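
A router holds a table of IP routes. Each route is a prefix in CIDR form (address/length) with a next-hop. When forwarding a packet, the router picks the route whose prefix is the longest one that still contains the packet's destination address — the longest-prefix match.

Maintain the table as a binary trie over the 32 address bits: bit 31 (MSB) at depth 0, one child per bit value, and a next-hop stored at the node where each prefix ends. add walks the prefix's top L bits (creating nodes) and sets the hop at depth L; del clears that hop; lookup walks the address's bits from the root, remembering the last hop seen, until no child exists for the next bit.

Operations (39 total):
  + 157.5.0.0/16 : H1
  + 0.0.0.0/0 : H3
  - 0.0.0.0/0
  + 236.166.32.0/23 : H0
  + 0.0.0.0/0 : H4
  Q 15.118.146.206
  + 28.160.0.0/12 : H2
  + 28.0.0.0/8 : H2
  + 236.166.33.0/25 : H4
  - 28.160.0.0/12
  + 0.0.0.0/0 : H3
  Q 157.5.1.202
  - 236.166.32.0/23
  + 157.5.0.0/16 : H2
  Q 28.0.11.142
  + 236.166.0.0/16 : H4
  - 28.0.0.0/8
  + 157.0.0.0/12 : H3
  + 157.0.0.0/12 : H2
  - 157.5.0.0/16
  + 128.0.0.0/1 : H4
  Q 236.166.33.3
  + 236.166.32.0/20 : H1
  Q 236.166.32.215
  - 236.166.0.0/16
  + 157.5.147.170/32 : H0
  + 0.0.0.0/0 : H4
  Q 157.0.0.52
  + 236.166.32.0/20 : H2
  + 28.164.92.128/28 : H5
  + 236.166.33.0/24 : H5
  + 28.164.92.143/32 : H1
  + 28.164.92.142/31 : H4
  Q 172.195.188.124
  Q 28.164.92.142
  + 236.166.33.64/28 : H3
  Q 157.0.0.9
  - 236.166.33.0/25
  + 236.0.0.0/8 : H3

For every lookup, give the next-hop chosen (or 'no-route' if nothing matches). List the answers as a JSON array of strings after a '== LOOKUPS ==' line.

Process each operation:
  add 157.5.0.0/16 -> H1 at depth 16
  add 0.0.0.0/0 -> H3 at depth 0
  - 0.0.0.0/0 clear@0
  add 236.166.32.0/23 -> H0 at depth 23
  add 0.0.0.0/0 -> H4 at depth 0
  ? 15.118.146.206  path d0:H4  best=H4
  add 28.160.0.0/12 -> H2 at depth 12
  add 28.0.0.0/8 -> H2 at depth 8
  add 236.166.33.0/25 -> H4 at depth 25
  - 28.160.0.0/12 clear@12
  add 0.0.0.0/0 -> H3 at depth 0
  ? 157.5.1.202  path d0:H3→d1:-→d2:-→d3:-→d4:-→d5:-→d6:-→d7:-→d8:-→d9:-→d10:-→d11:-→d12:-→d13:-→d14:-→d15:-→d16:H1  best=H1
  - 236.166.32.0/23 clear@23
  add 157.5.0.0/16 -> H2 at depth 16
  ? 28.0.11.142  path d0:H3→d1:-→d2:-→d3:-→d4:-→d5:-→d6:-→d7:-→d8:H2  best=H2
  add 236.166.0.0/16 -> H4 at depth 16
  - 28.0.0.0/8 clear@8
  add 157.0.0.0/12 -> H3 at depth 12
  add 157.0.0.0/12 -> H2 at depth 12
  - 157.5.0.0/16 clear@16
  add 128.0.0.0/1 -> H4 at depth 1
  ? 236.166.33.3  path d0:H3→d1:H4→d2:-→d3:-→d4:-→d5:-→d6:-→d7:-→d8:-→d9:-→d10:-→d11:-→d12:-→d13:-→d14:-→d15:-→d16:H4→d17:-→d18:-→d19:-→d20:-→d21:-→d22:-→d23:-→d24:-→d25:H4  best=H4
  add 236.166.32.0/20 -> H1 at depth 20
  ? 236.166.32.215  path d0:H3→d1:H4→d2:-→d3:-→d4:-→d5:-→d6:-→d7:-→d8:-→d9:-→d10:-→d11:-→d12:-→d13:-→d14:-→d15:-→d16:H4→d17:-→d18:-→d19:-→d20:H1→d21:-→d22:-→d23:-  best=H1
  - 236.166.0.0/16 clear@16
  add 157.5.147.170/32 -> H0 at depth 32
  add 0.0.0.0/0 -> H4 at depth 0
  ? 157.0.0.52  path d0:H4→d1:H4→d2:-→d3:-→d4:-→d5:-→d6:-→d7:-→d8:-→d9:-→d10:-→d11:-→d12:H2→d13:-  best=H2
  add 236.166.32.0/20 -> H2 at depth 20
  add 28.164.92.128/28 -> H5 at depth 28
  add 236.166.33.0/24 -> H5 at depth 24
  add 28.164.92.143/32 -> H1 at depth 32
  add 28.164.92.142/31 -> H4 at depth 31
  ? 172.195.188.124  path d0:H4→d1:H4→d2:-  best=H4
  ? 28.164.92.142  path d0:H4→d1:-→d2:-→d3:-→d4:-→d5:-→d6:-→d7:-→d8:-→d9:-→d10:-→d11:-→d12:-→d13:-→d14:-→d15:-→d16:-→d17:-→d18:-→d19:-→d20:-→d21:-→d22:-→d23:-→d24:-→d25:-→d26:-→d27:-→d28:H5→d29:-→d30:-→d31:H4  best=H4
  add 236.166.33.64/28 -> H3 at depth 28
  ? 157.0.0.9  path d0:H4→d1:H4→d2:-→d3:-→d4:-→d5:-→d6:-→d7:-→d8:-→d9:-→d10:-→d11:-→d12:H2→d13:-  best=H2
  - 236.166.33.0/25 clear@25
  add 236.0.0.0/8 -> H3 at depth 8

== LOOKUPS ==
["H4","H1","H2","H4","H1","H2","H4","H4","H2"]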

◆ Task prompt
Write the number of lines in the data above that contain the word "prefix", and add nothing to it.

◆ Solved problem
2